TASK OBJECTIVE
Please restate, word for word, the lines below that begin at the one with "What is X - 195*F(21, 3), if" and end at the one with "Answer: 496". Leave out all other lines.
───── DATASET CONTENT ─────
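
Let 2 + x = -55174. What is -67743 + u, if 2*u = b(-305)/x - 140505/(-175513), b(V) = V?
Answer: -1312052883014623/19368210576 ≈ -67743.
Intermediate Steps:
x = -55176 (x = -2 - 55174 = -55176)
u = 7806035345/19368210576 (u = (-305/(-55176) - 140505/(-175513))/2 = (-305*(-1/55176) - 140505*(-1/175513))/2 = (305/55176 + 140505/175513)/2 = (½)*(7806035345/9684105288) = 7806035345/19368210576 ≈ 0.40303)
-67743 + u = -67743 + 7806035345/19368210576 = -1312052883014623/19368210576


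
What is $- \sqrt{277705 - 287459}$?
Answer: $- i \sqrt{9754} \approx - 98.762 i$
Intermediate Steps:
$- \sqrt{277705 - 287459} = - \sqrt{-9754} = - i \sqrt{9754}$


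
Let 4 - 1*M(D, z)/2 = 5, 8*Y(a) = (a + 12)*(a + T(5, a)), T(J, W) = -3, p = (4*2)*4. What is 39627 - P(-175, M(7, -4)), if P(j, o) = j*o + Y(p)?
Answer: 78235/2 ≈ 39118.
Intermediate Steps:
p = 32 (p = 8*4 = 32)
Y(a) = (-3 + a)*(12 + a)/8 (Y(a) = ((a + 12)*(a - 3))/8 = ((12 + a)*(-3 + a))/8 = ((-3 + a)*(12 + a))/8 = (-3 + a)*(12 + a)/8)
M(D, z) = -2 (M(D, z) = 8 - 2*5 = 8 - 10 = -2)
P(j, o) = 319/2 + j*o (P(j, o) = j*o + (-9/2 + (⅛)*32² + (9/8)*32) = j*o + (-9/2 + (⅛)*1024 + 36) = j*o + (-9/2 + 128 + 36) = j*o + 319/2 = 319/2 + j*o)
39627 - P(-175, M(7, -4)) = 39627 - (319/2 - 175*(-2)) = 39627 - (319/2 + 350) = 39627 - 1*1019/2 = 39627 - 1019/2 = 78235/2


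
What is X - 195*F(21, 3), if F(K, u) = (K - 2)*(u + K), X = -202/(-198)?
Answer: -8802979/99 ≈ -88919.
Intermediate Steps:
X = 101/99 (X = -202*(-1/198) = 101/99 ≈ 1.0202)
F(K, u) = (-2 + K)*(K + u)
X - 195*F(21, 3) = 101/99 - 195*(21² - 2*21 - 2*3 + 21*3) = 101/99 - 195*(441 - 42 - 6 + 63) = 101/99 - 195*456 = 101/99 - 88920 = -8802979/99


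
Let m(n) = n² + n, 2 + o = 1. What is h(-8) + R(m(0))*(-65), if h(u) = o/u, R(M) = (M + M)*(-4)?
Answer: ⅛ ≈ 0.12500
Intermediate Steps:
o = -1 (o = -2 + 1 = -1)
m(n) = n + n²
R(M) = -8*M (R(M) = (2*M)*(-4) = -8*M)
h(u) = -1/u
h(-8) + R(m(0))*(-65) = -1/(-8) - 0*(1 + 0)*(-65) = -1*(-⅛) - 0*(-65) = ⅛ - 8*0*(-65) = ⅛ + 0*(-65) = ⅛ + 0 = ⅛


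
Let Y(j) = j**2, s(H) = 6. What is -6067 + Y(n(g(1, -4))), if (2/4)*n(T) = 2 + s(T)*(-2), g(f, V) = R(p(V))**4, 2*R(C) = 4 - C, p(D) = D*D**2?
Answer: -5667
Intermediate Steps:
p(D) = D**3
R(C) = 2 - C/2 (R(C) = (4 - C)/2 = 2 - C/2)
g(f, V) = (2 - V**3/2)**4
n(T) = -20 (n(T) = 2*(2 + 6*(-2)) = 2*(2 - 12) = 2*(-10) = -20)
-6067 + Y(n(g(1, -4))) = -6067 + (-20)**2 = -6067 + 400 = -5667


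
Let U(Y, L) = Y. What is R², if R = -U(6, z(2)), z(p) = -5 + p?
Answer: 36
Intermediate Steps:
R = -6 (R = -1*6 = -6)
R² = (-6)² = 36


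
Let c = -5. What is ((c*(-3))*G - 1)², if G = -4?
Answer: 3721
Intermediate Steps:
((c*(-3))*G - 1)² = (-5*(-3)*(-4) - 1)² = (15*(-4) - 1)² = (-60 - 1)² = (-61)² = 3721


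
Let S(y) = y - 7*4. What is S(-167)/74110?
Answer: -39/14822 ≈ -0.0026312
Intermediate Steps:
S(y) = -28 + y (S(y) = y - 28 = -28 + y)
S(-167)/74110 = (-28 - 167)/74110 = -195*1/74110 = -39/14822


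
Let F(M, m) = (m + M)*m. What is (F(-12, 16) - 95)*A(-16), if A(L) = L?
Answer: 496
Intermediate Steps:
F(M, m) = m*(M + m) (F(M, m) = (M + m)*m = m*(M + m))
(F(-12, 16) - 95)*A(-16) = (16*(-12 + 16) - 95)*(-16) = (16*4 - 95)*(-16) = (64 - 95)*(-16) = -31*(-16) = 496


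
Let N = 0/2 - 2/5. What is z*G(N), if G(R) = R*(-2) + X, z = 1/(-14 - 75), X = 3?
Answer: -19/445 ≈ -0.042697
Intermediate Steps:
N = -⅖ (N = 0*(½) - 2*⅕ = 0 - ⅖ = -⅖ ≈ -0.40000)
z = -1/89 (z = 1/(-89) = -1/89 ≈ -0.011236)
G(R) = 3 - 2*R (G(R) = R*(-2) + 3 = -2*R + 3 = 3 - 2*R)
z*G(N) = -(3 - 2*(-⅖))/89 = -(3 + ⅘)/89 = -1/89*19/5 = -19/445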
─────
ANSWER TO THIS EXERCISE
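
What is X - 195*F(21, 3), if F(K, u) = (K - 2)*(u + K), X = -202/(-198)?
Answer: -8802979/99 ≈ -88919.
Intermediate Steps:
X = 101/99 (X = -202*(-1/198) = 101/99 ≈ 1.0202)
F(K, u) = (-2 + K)*(K + u)
X - 195*F(21, 3) = 101/99 - 195*(21² - 2*21 - 2*3 + 21*3) = 101/99 - 195*(441 - 42 - 6 + 63) = 101/99 - 195*456 = 101/99 - 88920 = -8802979/99


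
Let m(n) = n² + n, 2 + o = 1. What is h(-8) + R(m(0))*(-65), if h(u) = o/u, R(M) = (M + M)*(-4)?
Answer: ⅛ ≈ 0.12500
Intermediate Steps:
o = -1 (o = -2 + 1 = -1)
m(n) = n + n²
R(M) = -8*M (R(M) = (2*M)*(-4) = -8*M)
h(u) = -1/u
h(-8) + R(m(0))*(-65) = -1/(-8) - 0*(1 + 0)*(-65) = -1*(-⅛) - 0*(-65) = ⅛ - 8*0*(-65) = ⅛ + 0*(-65) = ⅛ + 0 = ⅛


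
Let Y(j) = j**2, s(H) = 6. What is -6067 + Y(n(g(1, -4))), if (2/4)*n(T) = 2 + s(T)*(-2), g(f, V) = R(p(V))**4, 2*R(C) = 4 - C, p(D) = D*D**2?
Answer: -5667
Intermediate Steps:
p(D) = D**3
R(C) = 2 - C/2 (R(C) = (4 - C)/2 = 2 - C/2)
g(f, V) = (2 - V**3/2)**4
n(T) = -20 (n(T) = 2*(2 + 6*(-2)) = 2*(2 - 12) = 2*(-10) = -20)
-6067 + Y(n(g(1, -4))) = -6067 + (-20)**2 = -6067 + 400 = -5667


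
Let U(Y, L) = Y. What is R², if R = -U(6, z(2)), z(p) = -5 + p?
Answer: 36
Intermediate Steps:
R = -6 (R = -1*6 = -6)
R² = (-6)² = 36


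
Let c = -5. What is ((c*(-3))*G - 1)², if G = -4?
Answer: 3721
Intermediate Steps:
((c*(-3))*G - 1)² = (-5*(-3)*(-4) - 1)² = (15*(-4) - 1)² = (-60 - 1)² = (-61)² = 3721


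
Let S(y) = y - 7*4. What is S(-167)/74110?
Answer: -39/14822 ≈ -0.0026312
Intermediate Steps:
S(y) = -28 + y (S(y) = y - 28 = -28 + y)
S(-167)/74110 = (-28 - 167)/74110 = -195*1/74110 = -39/14822


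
Let F(M, m) = (m + M)*m. What is (F(-12, 16) - 95)*A(-16), if A(L) = L?
Answer: 496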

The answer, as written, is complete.